What is being asked :: Every line of the data needs to be returned exactly.

Provided records ::
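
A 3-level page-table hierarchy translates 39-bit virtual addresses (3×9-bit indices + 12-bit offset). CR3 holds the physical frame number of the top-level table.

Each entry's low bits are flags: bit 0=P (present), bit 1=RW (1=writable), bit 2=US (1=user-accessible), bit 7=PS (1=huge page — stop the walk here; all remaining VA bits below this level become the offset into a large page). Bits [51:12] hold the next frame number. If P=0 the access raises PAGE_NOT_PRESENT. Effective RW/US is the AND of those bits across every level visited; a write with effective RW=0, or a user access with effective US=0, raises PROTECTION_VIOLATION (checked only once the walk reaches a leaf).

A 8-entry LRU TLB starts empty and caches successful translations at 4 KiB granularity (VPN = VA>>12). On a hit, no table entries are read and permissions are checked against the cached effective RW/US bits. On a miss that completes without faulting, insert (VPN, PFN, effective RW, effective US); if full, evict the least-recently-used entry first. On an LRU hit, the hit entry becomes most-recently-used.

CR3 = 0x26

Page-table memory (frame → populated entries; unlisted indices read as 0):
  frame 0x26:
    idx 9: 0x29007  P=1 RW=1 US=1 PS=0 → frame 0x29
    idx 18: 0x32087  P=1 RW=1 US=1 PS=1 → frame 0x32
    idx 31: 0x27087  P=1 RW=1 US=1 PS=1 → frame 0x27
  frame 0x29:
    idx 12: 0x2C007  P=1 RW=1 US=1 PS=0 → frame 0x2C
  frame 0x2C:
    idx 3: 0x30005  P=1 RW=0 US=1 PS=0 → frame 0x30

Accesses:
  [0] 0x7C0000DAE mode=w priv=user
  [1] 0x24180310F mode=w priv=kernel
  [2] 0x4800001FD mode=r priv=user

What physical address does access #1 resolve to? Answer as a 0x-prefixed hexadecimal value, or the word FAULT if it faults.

Per-access translation:
#0 VA=0x7C0000DAE (w,user):
  L0 @0x26[31] → 0x27087  P=1,RW=1,US=1,PS=1
  → PA=0x27DAE (huge @L0)  (1 entries read)
#1 VA=0x24180310F (w,kernel):
  L0 @0x26[9] → 0x29007  P=1,RW=1,US=1,PS=0
  L1 @0x29[12] → 0x2C007  P=1,RW=1,US=1,PS=0
  L2 @0x2C[3] → 0x30005  P=1,RW=0,US=1,PS=0
  ⇒ fault: PROTECTION_VIOLATION  — 3 lookups
#2 VA=0x4800001FD (r,user):
  L0 @0x26[18] → 0x32087  P=1,RW=1,US=1,PS=1
  → PA=0x321FD (huge @L0)  (1 entries read)

Access #1 PA: FAULT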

Exercise answer ::
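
A 3-level page-table hierarchy translates 39-bit virtual addresses (3×9-bit indices + 12-bit offset). CR3 holds the physical frame number of the top-level table.

Each entry's low bits are flags: bit 0=P (present), bit 1=RW (1=writable), bit 2=US (1=user-accessible), bit 7=PS (1=huge page — stop the walk here; all remaining VA bits below this level become the offset into a large page). Bits [51:12] hold the next frame number. If P=0 the access raises PAGE_NOT_PRESENT. Effective RW/US is the AND of those bits across every level visited; a write with effective RW=0, or a user access with effective US=0, raises PROTECTION_VIOLATION (checked only once the walk reaches a leaf).

A 8-entry LRU TLB starts empty and caches successful translations at 4 KiB granularity (VPN = VA>>12). On a hit, no table entries are read and permissions are checked against the cached effective RW/US bits. On a miss that completes without faulting, insert (VPN, PFN, effective RW, effective US); if full, evict the least-recently-used entry first. On an LRU hit, the hit entry becomes most-recently-used.

CR3 = 0x26

Page-table memory (frame → populated entries; unlisted indices read as 0):
  frame 0x26:
    idx 9: 0x29007  P=1 RW=1 US=1 PS=0 → frame 0x29
    idx 18: 0x32087  P=1 RW=1 US=1 PS=1 → frame 0x32
    idx 31: 0x27087  P=1 RW=1 US=1 PS=1 → frame 0x27
  frame 0x29:
    idx 12: 0x2C007  P=1 RW=1 US=1 PS=0 → frame 0x2C
  frame 0x2C:
    idx 3: 0x30005  P=1 RW=0 US=1 PS=0 → frame 0x30

Accesses:
  [0] 0x7C0000DAE mode=w priv=user
  [1] 0x24180310F mode=w priv=kernel
  [2] 0x4800001FD mode=r priv=user

What physical address does access #1 resolve to? Answer as a 0x-prefixed hexadecimal value, or the word FAULT if it faults.

Per-access translation:
#0 VA=0x7C0000DAE (w,user):
  L0 @0x26[31] → 0x27087  P=1,RW=1,US=1,PS=1
  → PA=0x27DAE (huge @L0)  (1 entries read)
#1 VA=0x24180310F (w,kernel):
  L0 @0x26[9] → 0x29007  P=1,RW=1,US=1,PS=0
  L1 @0x29[12] → 0x2C007  P=1,RW=1,US=1,PS=0
  L2 @0x2C[3] → 0x30005  P=1,RW=0,US=1,PS=0
  ⇒ fault: PROTECTION_VIOLATION  — 3 lookups
#2 VA=0x4800001FD (r,user):
  L0 @0x26[18] → 0x32087  P=1,RW=1,US=1,PS=1
  → PA=0x321FD (huge @L0)  (1 entries read)

Access #1 PA: FAULT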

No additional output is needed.